Data records
::::

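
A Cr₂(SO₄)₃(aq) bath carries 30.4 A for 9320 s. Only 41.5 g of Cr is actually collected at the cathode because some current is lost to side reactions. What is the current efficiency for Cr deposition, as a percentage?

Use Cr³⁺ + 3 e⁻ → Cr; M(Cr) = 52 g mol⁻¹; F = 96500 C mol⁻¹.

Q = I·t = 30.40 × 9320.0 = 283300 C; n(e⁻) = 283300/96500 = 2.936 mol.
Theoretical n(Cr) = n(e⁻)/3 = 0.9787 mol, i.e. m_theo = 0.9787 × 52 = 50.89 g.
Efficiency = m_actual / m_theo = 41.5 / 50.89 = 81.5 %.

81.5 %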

::::

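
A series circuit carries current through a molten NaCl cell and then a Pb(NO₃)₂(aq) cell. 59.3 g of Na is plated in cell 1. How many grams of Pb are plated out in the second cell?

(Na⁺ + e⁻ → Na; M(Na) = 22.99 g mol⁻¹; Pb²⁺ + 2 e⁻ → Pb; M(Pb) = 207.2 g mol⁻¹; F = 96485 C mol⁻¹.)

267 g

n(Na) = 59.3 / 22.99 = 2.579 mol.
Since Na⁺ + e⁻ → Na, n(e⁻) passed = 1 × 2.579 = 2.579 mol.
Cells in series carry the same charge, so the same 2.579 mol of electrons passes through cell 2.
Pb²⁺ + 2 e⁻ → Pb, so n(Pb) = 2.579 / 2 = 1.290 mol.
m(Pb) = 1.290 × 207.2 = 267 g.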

::::

**WORK REQUEST:**
Reproduce every line from the preceding data in which the word "carries" can be found.

**TASK OUTPUT:**
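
A Cr₂(SO₄)₃(aq) bath carries 30.4 A for 9320 s. Only 41.5 g of Cr is actually collected at the cathode because some current is lost to side reactions. What is the current efficiency for Cr deposition, as a percentage?
A series circuit carries current through a molten NaCl cell and then a Pb(NO₃)₂(aq) cell. 59.3 g of Na is plated in cell 1. How many grams of Pb are plated out in the second cell?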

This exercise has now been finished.